Given records
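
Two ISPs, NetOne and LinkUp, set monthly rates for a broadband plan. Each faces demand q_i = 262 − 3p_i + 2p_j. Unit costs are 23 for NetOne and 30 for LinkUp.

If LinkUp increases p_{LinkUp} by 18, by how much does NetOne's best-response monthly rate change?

NetOne's profit: π = (p_{NetOne} − 23)(262 − 3p_{NetOne} + 2p_{LinkUp}).
∂π/∂p_{NetOne} = 331 − 6p_{NetOne} + 2p_{LinkUp} = 0 ⇒ p_{NetOne} = 331/6 + (1/3)p_{LinkUp}.
The reaction-function slope is 1/3, so an 18-unit rise in p_{LinkUp} moves p_{NetOne} by 1/3 × 18 = 6. NetOne's best response rises — the actions are strategic complements.

6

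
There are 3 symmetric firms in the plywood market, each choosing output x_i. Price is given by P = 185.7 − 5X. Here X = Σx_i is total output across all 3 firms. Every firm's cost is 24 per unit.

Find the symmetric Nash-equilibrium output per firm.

8.085

A representative firm's profit is π_i = x_i(185.7 − 5X) − 24x_i, with X = x_i + Σ_{j≠i} x_j.
First-order condition: 161.7 − 10x_i − 5Σ_{j≠i} x_j = 0.
In a symmetric equilibrium every firm chooses the same x, so Σ_{j≠i} x_j = 2x. The condition becomes 161.7 − 20x = 0, giving x = 161.7/20 = 8.085.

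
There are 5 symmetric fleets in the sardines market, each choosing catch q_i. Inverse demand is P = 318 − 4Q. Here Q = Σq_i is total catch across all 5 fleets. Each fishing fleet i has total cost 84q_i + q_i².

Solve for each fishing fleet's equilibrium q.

A representative fishing fleet's profit is π_i = q_i(318 − 4Q) − 84q_i − q_i², with Q = q_i + Σ_{j≠i} q_j.
First-order condition: 234 − 10q_i − 4Σ_{j≠i} q_j = 0.
In a symmetric equilibrium every fishing fleet chooses the same q, so Σ_{j≠i} q_j = 4q. The condition becomes 234 − 26q = 0, giving q = 234/26 = 9.

9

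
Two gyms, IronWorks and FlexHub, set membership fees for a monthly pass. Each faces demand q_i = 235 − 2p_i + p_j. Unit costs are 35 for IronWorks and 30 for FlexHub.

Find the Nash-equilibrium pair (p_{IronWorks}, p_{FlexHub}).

101, 99

IronWorks's profit: π = (p_{IronWorks} − 35)(235 − 2p_{IronWorks} + p_{FlexHub}).
∂π/∂p_{IronWorks} = 305 − 4p_{IronWorks} + p_{FlexHub} = 0 ⇒ p_{IronWorks} = 76.25 + 0.25p_{FlexHub}.
Similarly p_{FlexHub} = 73.75 + 0.25p_{IronWorks}.
Solving the two reaction functions simultaneously: (1 − (0.25)(0.25))p_{IronWorks} = 76.25 + 0.25·73.75, so 0.9375p_{IronWorks} = 94.6875 and p_{IronWorks} = 101.
Then p_{FlexHub} = 73.75 + 0.25·101 = 99.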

Task details
The expected output is exactly the lines of the listing above between the line holding "Find the symmetric" and the line holding "There are 5", inclusive.

Result for this task
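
Find the symmetric Nash-equilibrium output per firm.

8.085

A representative firm's profit is π_i = x_i(185.7 − 5X) − 24x_i, with X = x_i + Σ_{j≠i} x_j.
First-order condition: 161.7 − 10x_i − 5Σ_{j≠i} x_j = 0.
In a symmetric equilibrium every firm chooses the same x, so Σ_{j≠i} x_j = 2x. The condition becomes 161.7 − 20x = 0, giving x = 161.7/20 = 8.085.

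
There are 5 symmetric fleets in the sardines market, each choosing catch q_i. Inverse demand is P = 318 − 4Q. Here Q = Σq_i is total catch across all 5 fleets. Each fishing fleet i has total cost 84q_i + q_i².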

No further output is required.